AIM OF THE TASK
Lines with the word "common" are the answer; copy each of them from the data below.
· · · ·
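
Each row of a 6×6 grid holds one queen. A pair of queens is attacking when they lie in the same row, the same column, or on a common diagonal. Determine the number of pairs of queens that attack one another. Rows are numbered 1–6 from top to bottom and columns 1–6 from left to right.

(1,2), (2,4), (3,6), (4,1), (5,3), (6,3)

3

Same column: (5,3)–(6,3) (column 3).
Same diagonal: (3,6)–(6,3) (|3−6| = |6−3| = 3); (4,1)–(6,3) (|4−6| = |1−3| = 2).
Total attacking pairs: 3.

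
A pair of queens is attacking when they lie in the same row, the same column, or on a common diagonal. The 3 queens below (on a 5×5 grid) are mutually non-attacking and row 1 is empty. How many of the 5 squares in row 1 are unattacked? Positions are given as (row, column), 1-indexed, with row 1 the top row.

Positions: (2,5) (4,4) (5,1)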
· · · ·
RESPONSE TO THIS EXERCISE
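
Each row of a 6×6 grid holds one queen. A pair of queens is attacking when they lie in the same row, the same column, or on a common diagonal. Determine the number of pairs of queens that attack one another. Rows are numbered 1–6 from top to bottom and columns 1–6 from left to right.
A pair of queens is attacking when they lie in the same row, the same column, or on a common diagonal. The 3 queens below (on a 5×5 grid) are mutually non-attacking and row 1 is empty. How many of the 5 squares in row 1 are unattacked? Positions are given as (row, column), 1-indexed, with row 1 the top row.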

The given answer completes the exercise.